Segment Start: Available data

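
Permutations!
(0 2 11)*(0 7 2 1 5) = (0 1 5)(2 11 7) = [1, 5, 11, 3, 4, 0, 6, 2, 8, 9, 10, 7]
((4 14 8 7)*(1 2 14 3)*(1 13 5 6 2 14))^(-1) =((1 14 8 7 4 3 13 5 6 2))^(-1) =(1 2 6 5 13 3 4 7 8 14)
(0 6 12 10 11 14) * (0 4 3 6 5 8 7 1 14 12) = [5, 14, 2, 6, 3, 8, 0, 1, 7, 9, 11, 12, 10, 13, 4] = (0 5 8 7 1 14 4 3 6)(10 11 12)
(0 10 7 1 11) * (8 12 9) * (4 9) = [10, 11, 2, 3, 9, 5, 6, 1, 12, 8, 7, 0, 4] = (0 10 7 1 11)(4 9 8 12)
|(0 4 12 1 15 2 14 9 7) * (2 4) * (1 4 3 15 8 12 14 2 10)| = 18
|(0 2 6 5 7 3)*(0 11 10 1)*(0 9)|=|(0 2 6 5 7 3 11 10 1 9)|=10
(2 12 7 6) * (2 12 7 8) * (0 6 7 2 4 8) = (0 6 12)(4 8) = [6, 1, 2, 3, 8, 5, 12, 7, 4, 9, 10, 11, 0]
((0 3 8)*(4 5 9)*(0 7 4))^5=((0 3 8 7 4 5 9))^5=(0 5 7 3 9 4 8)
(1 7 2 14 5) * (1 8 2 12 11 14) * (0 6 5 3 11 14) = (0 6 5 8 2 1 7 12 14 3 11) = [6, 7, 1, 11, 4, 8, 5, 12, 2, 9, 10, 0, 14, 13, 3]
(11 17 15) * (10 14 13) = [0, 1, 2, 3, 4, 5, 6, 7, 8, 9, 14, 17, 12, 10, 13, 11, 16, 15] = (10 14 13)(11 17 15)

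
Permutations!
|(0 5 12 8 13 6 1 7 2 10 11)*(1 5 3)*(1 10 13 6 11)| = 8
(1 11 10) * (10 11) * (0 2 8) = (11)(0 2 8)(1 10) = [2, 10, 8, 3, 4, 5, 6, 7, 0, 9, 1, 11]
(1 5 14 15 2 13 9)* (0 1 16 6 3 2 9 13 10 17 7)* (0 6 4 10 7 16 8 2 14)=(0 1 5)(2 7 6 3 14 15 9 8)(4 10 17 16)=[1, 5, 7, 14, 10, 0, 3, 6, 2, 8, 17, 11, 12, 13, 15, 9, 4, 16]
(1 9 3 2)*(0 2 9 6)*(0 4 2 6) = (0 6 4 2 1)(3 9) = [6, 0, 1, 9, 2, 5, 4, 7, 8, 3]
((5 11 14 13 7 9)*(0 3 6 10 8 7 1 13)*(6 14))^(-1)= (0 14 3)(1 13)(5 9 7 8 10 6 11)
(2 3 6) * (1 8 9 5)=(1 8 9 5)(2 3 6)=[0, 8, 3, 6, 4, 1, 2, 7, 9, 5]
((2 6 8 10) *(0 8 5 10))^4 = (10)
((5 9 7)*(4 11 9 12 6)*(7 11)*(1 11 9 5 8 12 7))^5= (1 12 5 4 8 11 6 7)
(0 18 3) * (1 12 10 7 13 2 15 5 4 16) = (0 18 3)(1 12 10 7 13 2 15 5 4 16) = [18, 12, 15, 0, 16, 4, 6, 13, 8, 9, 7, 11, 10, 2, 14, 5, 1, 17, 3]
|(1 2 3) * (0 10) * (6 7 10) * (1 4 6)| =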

Segment End: Available data
Segment Start: Available data

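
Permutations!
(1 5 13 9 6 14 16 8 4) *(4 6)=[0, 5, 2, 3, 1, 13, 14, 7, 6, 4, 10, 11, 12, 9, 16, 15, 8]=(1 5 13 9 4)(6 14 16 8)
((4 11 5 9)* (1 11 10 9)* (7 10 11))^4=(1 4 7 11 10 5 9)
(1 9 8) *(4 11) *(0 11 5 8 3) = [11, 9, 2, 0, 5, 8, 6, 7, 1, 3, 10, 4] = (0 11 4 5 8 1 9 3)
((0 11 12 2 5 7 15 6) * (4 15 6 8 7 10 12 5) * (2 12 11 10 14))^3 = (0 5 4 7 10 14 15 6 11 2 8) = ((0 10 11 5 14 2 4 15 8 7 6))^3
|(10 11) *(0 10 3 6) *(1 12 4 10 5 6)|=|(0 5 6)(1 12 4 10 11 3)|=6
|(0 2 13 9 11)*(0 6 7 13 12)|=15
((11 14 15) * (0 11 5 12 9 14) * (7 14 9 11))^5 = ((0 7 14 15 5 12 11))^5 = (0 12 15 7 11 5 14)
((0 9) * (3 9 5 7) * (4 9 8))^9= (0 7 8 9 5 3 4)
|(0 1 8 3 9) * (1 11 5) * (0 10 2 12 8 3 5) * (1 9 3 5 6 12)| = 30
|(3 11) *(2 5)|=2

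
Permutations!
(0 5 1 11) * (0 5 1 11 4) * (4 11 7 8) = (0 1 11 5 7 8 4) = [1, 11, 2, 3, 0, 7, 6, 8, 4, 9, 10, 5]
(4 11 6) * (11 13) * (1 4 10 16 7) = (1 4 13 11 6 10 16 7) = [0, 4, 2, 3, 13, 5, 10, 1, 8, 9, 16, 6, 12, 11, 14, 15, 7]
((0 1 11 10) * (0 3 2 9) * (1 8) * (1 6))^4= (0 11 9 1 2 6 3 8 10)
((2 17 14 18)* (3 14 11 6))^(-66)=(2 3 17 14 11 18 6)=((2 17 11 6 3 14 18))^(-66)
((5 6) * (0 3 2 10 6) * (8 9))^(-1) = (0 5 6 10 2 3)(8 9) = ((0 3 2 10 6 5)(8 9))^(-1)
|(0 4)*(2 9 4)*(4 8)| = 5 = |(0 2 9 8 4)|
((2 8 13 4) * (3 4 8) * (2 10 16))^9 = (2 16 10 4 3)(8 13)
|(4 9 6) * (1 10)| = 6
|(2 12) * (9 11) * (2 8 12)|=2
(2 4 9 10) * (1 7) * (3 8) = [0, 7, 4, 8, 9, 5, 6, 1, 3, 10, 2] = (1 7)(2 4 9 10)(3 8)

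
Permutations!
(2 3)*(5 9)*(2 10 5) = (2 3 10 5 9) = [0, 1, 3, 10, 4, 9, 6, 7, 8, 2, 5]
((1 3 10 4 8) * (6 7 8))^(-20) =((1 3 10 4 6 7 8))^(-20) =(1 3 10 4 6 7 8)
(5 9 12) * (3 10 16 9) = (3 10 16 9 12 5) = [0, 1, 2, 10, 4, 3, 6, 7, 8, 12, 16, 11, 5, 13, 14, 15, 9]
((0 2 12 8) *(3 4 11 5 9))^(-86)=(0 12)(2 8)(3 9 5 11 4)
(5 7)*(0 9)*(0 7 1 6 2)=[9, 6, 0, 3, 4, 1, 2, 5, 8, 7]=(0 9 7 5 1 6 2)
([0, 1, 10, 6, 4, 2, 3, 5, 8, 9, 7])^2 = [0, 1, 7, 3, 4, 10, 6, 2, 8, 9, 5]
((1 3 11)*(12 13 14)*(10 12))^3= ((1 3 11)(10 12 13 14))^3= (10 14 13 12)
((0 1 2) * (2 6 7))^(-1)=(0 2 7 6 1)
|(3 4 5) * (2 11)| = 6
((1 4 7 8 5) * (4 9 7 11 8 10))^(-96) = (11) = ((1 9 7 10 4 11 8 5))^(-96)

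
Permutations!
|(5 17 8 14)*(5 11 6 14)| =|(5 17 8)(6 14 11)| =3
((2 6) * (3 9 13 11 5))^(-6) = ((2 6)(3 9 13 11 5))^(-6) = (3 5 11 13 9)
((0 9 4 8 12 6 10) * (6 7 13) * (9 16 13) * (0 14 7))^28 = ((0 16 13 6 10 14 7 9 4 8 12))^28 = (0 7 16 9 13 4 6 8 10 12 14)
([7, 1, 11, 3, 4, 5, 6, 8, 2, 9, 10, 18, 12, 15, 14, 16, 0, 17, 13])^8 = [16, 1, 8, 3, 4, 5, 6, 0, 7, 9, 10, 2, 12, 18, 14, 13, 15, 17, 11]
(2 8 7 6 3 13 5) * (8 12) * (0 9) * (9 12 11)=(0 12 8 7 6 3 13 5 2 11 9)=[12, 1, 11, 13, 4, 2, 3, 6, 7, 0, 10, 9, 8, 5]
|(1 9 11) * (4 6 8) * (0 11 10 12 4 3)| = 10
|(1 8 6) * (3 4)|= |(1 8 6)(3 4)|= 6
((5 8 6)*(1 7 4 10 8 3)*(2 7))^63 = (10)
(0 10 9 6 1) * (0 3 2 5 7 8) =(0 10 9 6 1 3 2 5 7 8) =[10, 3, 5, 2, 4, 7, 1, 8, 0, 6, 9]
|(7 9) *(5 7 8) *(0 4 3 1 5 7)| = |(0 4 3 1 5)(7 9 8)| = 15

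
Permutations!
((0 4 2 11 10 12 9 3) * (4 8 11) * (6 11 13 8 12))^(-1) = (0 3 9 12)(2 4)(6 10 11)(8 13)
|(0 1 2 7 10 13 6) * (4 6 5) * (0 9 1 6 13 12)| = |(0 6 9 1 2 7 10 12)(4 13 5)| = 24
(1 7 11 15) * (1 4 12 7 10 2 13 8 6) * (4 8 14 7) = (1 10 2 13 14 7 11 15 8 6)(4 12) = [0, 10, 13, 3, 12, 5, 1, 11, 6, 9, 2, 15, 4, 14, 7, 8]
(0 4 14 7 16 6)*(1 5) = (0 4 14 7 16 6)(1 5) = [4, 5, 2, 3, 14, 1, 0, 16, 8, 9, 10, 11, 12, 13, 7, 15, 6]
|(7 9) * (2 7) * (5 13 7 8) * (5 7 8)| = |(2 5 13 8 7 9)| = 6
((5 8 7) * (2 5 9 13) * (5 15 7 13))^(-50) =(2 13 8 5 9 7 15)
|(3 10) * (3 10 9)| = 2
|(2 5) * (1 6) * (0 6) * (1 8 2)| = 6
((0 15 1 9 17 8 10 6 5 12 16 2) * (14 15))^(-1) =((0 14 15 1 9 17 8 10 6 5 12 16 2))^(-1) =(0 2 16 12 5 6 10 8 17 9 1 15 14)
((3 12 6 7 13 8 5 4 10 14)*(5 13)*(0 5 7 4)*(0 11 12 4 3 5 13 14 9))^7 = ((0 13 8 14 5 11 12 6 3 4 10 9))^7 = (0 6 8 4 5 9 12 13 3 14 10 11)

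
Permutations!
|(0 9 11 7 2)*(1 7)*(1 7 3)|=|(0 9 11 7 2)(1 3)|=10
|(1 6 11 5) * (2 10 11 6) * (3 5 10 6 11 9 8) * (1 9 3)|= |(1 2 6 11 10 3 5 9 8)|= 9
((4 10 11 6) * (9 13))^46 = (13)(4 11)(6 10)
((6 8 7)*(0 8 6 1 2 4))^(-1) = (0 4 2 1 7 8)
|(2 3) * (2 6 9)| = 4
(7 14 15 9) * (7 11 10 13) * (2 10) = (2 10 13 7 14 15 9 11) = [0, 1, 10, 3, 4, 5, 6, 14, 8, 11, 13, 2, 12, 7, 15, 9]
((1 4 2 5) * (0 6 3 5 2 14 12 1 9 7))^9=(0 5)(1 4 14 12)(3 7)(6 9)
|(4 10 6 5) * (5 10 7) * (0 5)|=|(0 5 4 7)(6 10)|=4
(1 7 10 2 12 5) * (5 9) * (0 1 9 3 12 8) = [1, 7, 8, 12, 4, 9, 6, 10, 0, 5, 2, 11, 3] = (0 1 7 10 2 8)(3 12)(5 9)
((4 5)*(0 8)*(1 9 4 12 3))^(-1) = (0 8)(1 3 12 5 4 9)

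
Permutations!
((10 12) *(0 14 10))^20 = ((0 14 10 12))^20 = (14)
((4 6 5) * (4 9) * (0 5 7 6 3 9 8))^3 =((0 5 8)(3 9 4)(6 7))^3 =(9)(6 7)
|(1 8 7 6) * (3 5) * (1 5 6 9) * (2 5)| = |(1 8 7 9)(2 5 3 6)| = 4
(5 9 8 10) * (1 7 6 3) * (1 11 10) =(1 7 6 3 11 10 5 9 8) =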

Segment End: Available data

■ Exercise aim
In the entries above, find the line holding "6 12)| = 30" and the line holding "12 4 3)| = 10"; print both of them and every line between, exactly, and nothing else.

■ Task solution
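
|(0 1 8 3 9) * (1 11 5) * (0 10 2 12 8 3 5) * (1 9 3 5 6 12)| = 30
|(3 11) *(2 5)|=2

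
Permutations!
(0 5 1 11) * (0 5 1 11 4) * (4 11 7 8) = (0 1 11 5 7 8 4) = [1, 11, 2, 3, 0, 7, 6, 8, 4, 9, 10, 5]
(4 11 6) * (11 13) * (1 4 10 16 7) = (1 4 13 11 6 10 16 7) = [0, 4, 2, 3, 13, 5, 10, 1, 8, 9, 16, 6, 12, 11, 14, 15, 7]
((0 1 11 10) * (0 3 2 9) * (1 8) * (1 6))^4= (0 11 9 1 2 6 3 8 10)
((2 17 14 18)* (3 14 11 6))^(-66)=(2 3 17 14 11 18 6)=((2 17 11 6 3 14 18))^(-66)
((5 6) * (0 3 2 10 6) * (8 9))^(-1) = (0 5 6 10 2 3)(8 9) = ((0 3 2 10 6 5)(8 9))^(-1)
|(0 4)*(2 9 4)*(4 8)| = 5 = |(0 2 9 8 4)|
((2 8 13 4) * (3 4 8) * (2 10 16))^9 = (2 16 10 4 3)(8 13)
|(4 9 6) * (1 10)| = 6
|(2 12) * (9 11) * (2 8 12)|=2
(2 4 9 10) * (1 7) * (3 8) = [0, 7, 4, 8, 9, 5, 6, 1, 3, 10, 2] = (1 7)(2 4 9 10)(3 8)

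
Permutations!
(2 3)*(5 9)*(2 10 5) = (2 3 10 5 9) = [0, 1, 3, 10, 4, 9, 6, 7, 8, 2, 5]
((1 3 10 4 8) * (6 7 8))^(-20) =((1 3 10 4 6 7 8))^(-20) =(1 3 10 4 6 7 8)
(5 9 12) * (3 10 16 9) = (3 10 16 9 12 5) = [0, 1, 2, 10, 4, 3, 6, 7, 8, 12, 16, 11, 5, 13, 14, 15, 9]
((0 2 12 8) *(3 4 11 5 9))^(-86)=(0 12)(2 8)(3 9 5 11 4)
(5 7)*(0 9)*(0 7 1 6 2)=[9, 6, 0, 3, 4, 1, 2, 5, 8, 7]=(0 9 7 5 1 6 2)
([0, 1, 10, 6, 4, 2, 3, 5, 8, 9, 7])^2 = [0, 1, 7, 3, 4, 10, 6, 2, 8, 9, 5]
((1 3 11)*(12 13 14)*(10 12))^3= ((1 3 11)(10 12 13 14))^3= (10 14 13 12)
((0 1 2) * (2 6 7))^(-1)=(0 2 7 6 1)
|(3 4 5) * (2 11)| = 6
((1 4 7 8 5) * (4 9 7 11 8 10))^(-96) = (11) = ((1 9 7 10 4 11 8 5))^(-96)

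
Permutations!
|(5 17 8 14)*(5 11 6 14)| =|(5 17 8)(6 14 11)| =3
((2 6) * (3 9 13 11 5))^(-6) = ((2 6)(3 9 13 11 5))^(-6) = (3 5 11 13 9)
((0 9 4 8 12 6 10) * (6 7 13) * (9 16 13) * (0 14 7))^28 = ((0 16 13 6 10 14 7 9 4 8 12))^28 = (0 7 16 9 13 4 6 8 10 12 14)
([7, 1, 11, 3, 4, 5, 6, 8, 2, 9, 10, 18, 12, 15, 14, 16, 0, 17, 13])^8 = [16, 1, 8, 3, 4, 5, 6, 0, 7, 9, 10, 2, 12, 18, 14, 13, 15, 17, 11]
(2 8 7 6 3 13 5) * (8 12) * (0 9) * (9 12 11)=(0 12 8 7 6 3 13 5 2 11 9)=[12, 1, 11, 13, 4, 2, 3, 6, 7, 0, 10, 9, 8, 5]
|(1 9 11) * (4 6 8) * (0 11 10 12 4 3)| = 10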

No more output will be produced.